# [BRIEF]
Please reproduce the data below exactly, from the first line to the last.

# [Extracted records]

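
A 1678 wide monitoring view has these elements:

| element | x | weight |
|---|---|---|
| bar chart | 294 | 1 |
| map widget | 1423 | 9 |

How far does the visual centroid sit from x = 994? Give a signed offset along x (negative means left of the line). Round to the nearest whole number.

≈ 316

Total weight = 1 + 9 = 10.
x-moment: 1·294 + 9·1423 = 13101; centroid 13101/10 ≈ 1310.10.
Offset from x = 994: 1310.10 − 994 ≈ 316.10.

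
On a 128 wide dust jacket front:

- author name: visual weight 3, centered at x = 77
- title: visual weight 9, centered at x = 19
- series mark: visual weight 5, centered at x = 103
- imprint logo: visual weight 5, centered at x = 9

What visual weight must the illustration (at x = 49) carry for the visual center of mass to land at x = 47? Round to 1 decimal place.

w ≈ 36.0

Fixed elements: Σw = 3 + 9 + 5 + 5 = 22, Σw·x = 3·77 + 9·19 + 5·103 + 5·9 = 962.
Balance at x = 47 requires (962 + w·49) / (22 + w) = 47.
So w = (47·22 − 962)/(49 − 47) = 72/2 ≈ 36.00.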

# [YOUR SOLUTION]
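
A 1678 wide monitoring view has these elements:

| element | x | weight |
|---|---|---|
| bar chart | 294 | 1 |
| map widget | 1423 | 9 |

How far does the visual centroid sit from x = 994? Give a signed offset along x (negative means left of the line). Round to the nearest whole number.

≈ 316

Total weight = 1 + 9 = 10.
x-moment: 1·294 + 9·1423 = 13101; centroid 13101/10 ≈ 1310.10.
Offset from x = 994: 1310.10 − 994 ≈ 316.10.

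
On a 128 wide dust jacket front:

- author name: visual weight 3, centered at x = 77
- title: visual weight 9, centered at x = 19
- series mark: visual weight 5, centered at x = 103
- imprint logo: visual weight 5, centered at x = 9

What visual weight must the illustration (at x = 49) carry for the visual center of mass to land at x = 47? Round to 1 decimal place.

w ≈ 36.0

Fixed elements: Σw = 3 + 9 + 5 + 5 = 22, Σw·x = 3·77 + 9·19 + 5·103 + 5·9 = 962.
Balance at x = 47 requires (962 + w·49) / (22 + w) = 47.
So w = (47·22 − 962)/(49 − 47) = 72/2 ≈ 36.00.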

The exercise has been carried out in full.